- YOUR ASSIGNMENT -
Restate the whole listing word for word, missing no line.

====== RAW DATA ======

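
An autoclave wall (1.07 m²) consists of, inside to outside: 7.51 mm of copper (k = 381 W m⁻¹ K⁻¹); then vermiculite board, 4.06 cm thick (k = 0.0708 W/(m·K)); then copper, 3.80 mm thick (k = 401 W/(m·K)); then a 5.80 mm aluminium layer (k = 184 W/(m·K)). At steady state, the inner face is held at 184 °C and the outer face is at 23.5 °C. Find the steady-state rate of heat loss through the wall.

Series thermal resistances, inner to outer:
  R_copper = L/(kA) = 0.00751/(381·1.07) = 1.842×10^-5 K/W
  R_vermiculite board = L/(kA) = 0.0406/(0.0708·1.07) = 0.5359 K/W
  R_copper = L/(kA) = 0.00380/(401·1.07) = 8.856×10^-6 K/W
  R_aluminium = L/(kA) = 0.00580/(184·1.07) = 2.946×10^-5 K/W
ΣR = 1.842×10^-5 + 0.5359 + 8.856×10^-6 + 2.946×10^-5 = 0.5360 K/W
Q = ΔT/ΣR = (184 °C − 23.5 °C)/0.5360 = 299 W

Q = 299 W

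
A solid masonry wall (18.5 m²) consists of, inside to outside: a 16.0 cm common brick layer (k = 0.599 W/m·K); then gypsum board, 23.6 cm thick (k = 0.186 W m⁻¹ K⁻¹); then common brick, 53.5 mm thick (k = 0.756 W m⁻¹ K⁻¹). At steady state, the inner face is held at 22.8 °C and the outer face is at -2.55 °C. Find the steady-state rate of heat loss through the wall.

Q = 292 W

Series thermal resistances, inner to outer:
  R_common brick = L/(kA) = 0.160/(0.599·18.5) = 0.01444 K/W
  R_gypsum board = L/(kA) = 0.236/(0.186·18.5) = 0.06858 K/W
  R_common brick = L/(kA) = 0.0535/(0.756·18.5) = 0.003825 K/W
ΣR = 0.01444 + 0.06858 + 0.003825 = 0.08685 K/W
Q = ΔT/ΣR = (22.8 °C − -2.55 °C)/0.08685 = 292 W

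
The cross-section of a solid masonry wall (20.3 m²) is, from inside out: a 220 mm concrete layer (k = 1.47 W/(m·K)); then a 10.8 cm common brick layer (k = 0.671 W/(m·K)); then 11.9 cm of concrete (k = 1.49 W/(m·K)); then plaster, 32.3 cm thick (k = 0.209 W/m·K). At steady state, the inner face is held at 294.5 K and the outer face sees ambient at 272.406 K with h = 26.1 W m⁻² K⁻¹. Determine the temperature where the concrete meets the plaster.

Treat each layer as a resistance in series:
  R_concrete = L/(kA) = 0.220/(1.47·20.3) = 0.007372 K/W
  R_common brick = L/(kA) = 0.108/(0.671·20.3) = 0.007929 K/W
  R_concrete = L/(kA) = 0.119/(1.49·20.3) = 0.003934 K/W
  R_plaster = L/(kA) = 0.323/(0.209·20.3) = 0.07613 K/W
  R_conv,out = 1/(hA) = 1/(26.1·20.3) = 0.001887 K/W
ΣR = 0.007372 + 0.007929 + 0.003934 + 0.07613 + 0.001887 = 0.09725 K/W
Q = ΔT/ΣR = (294.5 K − 272.406 K)/0.09725 = 227.2 W
From the inner boundary to the concrete/plaster interface, ΣR_partial = 0.01924 K/W.
T_interface = T_in − Q·ΣR_partial = 294.5 K − (227.2)(0.01924) = 290.1 K

T = 290.1 K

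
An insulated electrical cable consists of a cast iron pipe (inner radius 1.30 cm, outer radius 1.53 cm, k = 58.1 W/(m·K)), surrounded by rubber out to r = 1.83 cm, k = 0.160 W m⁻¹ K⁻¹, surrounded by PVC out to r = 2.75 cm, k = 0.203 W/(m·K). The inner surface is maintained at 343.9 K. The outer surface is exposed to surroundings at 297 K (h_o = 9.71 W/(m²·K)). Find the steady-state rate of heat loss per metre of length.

Q' = 42.9 W/m

Treat each layer as a resistance in series:
  R'_cast iron = ln(0.0153/0.0130)/(2πk) = 0.1629/(2π·58.1) = 4.462×10^-4 m·K/W
  R'_rubber = ln(0.0183/0.0153)/(2πk) = 0.1790/(2π·0.160) = 0.1781 m·K/W
  R'_PVC = ln(0.0275/0.0183)/(2πk) = 0.4073/(2π·0.203) = 0.3193 m·K/W
  R'_conv,out = 1/(2πr h) = 1/(2π·0.0275·9.71) = 0.5960 m·K/W
ΣR = 4.462×10^-4 + 0.1781 + 0.3193 + 0.5960 = 1.094 m·K/W
Q' = ΔT/ΣR = (343.9 K − 297 K)/1.094 = 42.9 W/m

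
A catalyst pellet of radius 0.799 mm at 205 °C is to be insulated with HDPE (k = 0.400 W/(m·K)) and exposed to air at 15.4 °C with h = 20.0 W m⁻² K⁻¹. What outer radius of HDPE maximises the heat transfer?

For a sphere, r_cr = 2k_ins/h = 2·0.400/20.0 = 0.0400 m = 4.00 cm

r_cr = 4.00 cm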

======

- OUTPUT FOR THIS TASK -
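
An autoclave wall (1.07 m²) consists of, inside to outside: 7.51 mm of copper (k = 381 W m⁻¹ K⁻¹); then vermiculite board, 4.06 cm thick (k = 0.0708 W/(m·K)); then copper, 3.80 mm thick (k = 401 W/(m·K)); then a 5.80 mm aluminium layer (k = 184 W/(m·K)). At steady state, the inner face is held at 184 °C and the outer face is at 23.5 °C. Find the steady-state rate of heat loss through the wall.

Series thermal resistances, inner to outer:
  R_copper = L/(kA) = 0.00751/(381·1.07) = 1.842×10^-5 K/W
  R_vermiculite board = L/(kA) = 0.0406/(0.0708·1.07) = 0.5359 K/W
  R_copper = L/(kA) = 0.00380/(401·1.07) = 8.856×10^-6 K/W
  R_aluminium = L/(kA) = 0.00580/(184·1.07) = 2.946×10^-5 K/W
ΣR = 1.842×10^-5 + 0.5359 + 8.856×10^-6 + 2.946×10^-5 = 0.5360 K/W
Q = ΔT/ΣR = (184 °C − 23.5 °C)/0.5360 = 299 W

Q = 299 W

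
A solid masonry wall (18.5 m²) consists of, inside to outside: a 16.0 cm common brick layer (k = 0.599 W/m·K); then gypsum board, 23.6 cm thick (k = 0.186 W m⁻¹ K⁻¹); then common brick, 53.5 mm thick (k = 0.756 W m⁻¹ K⁻¹). At steady state, the inner face is held at 22.8 °C and the outer face is at -2.55 °C. Find the steady-state rate of heat loss through the wall.

Q = 292 W

Series thermal resistances, inner to outer:
  R_common brick = L/(kA) = 0.160/(0.599·18.5) = 0.01444 K/W
  R_gypsum board = L/(kA) = 0.236/(0.186·18.5) = 0.06858 K/W
  R_common brick = L/(kA) = 0.0535/(0.756·18.5) = 0.003825 K/W
ΣR = 0.01444 + 0.06858 + 0.003825 = 0.08685 K/W
Q = ΔT/ΣR = (22.8 °C − -2.55 °C)/0.08685 = 292 W

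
The cross-section of a solid masonry wall (20.3 m²) is, from inside out: a 220 mm concrete layer (k = 1.47 W/(m·K)); then a 10.8 cm common brick layer (k = 0.671 W/(m·K)); then 11.9 cm of concrete (k = 1.49 W/(m·K)); then plaster, 32.3 cm thick (k = 0.209 W/m·K). At steady state, the inner face is held at 294.5 K and the outer face sees ambient at 272.406 K with h = 26.1 W m⁻² K⁻¹. Determine the temperature where the concrete meets the plaster.

Treat each layer as a resistance in series:
  R_concrete = L/(kA) = 0.220/(1.47·20.3) = 0.007372 K/W
  R_common brick = L/(kA) = 0.108/(0.671·20.3) = 0.007929 K/W
  R_concrete = L/(kA) = 0.119/(1.49·20.3) = 0.003934 K/W
  R_plaster = L/(kA) = 0.323/(0.209·20.3) = 0.07613 K/W
  R_conv,out = 1/(hA) = 1/(26.1·20.3) = 0.001887 K/W
ΣR = 0.007372 + 0.007929 + 0.003934 + 0.07613 + 0.001887 = 0.09725 K/W
Q = ΔT/ΣR = (294.5 K − 272.406 K)/0.09725 = 227.2 W
From the inner boundary to the concrete/plaster interface, ΣR_partial = 0.01924 K/W.
T_interface = T_in − Q·ΣR_partial = 294.5 K − (227.2)(0.01924) = 290.1 K

T = 290.1 K

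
An insulated electrical cable consists of a cast iron pipe (inner radius 1.30 cm, outer radius 1.53 cm, k = 58.1 W/(m·K)), surrounded by rubber out to r = 1.83 cm, k = 0.160 W m⁻¹ K⁻¹, surrounded by PVC out to r = 2.75 cm, k = 0.203 W/(m·K). The inner surface is maintained at 343.9 K. The outer surface is exposed to surroundings at 297 K (h_o = 9.71 W/(m²·K)). Find the steady-state rate of heat loss per metre of length.

Q' = 42.9 W/m

Treat each layer as a resistance in series:
  R'_cast iron = ln(0.0153/0.0130)/(2πk) = 0.1629/(2π·58.1) = 4.462×10^-4 m·K/W
  R'_rubber = ln(0.0183/0.0153)/(2πk) = 0.1790/(2π·0.160) = 0.1781 m·K/W
  R'_PVC = ln(0.0275/0.0183)/(2πk) = 0.4073/(2π·0.203) = 0.3193 m·K/W
  R'_conv,out = 1/(2πr h) = 1/(2π·0.0275·9.71) = 0.5960 m·K/W
ΣR = 4.462×10^-4 + 0.1781 + 0.3193 + 0.5960 = 1.094 m·K/W
Q' = ΔT/ΣR = (343.9 K − 297 K)/1.094 = 42.9 W/m

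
A catalyst pellet of radius 0.799 mm at 205 °C is to be insulated with HDPE (k = 0.400 W/(m·K)) and exposed to air at 15.4 °C with h = 20.0 W m⁻² K⁻¹. What outer radius of HDPE maximises the heat transfer?

For a sphere, r_cr = 2k_ins/h = 2·0.400/20.0 = 0.0400 m = 4.00 cm

r_cr = 4.00 cm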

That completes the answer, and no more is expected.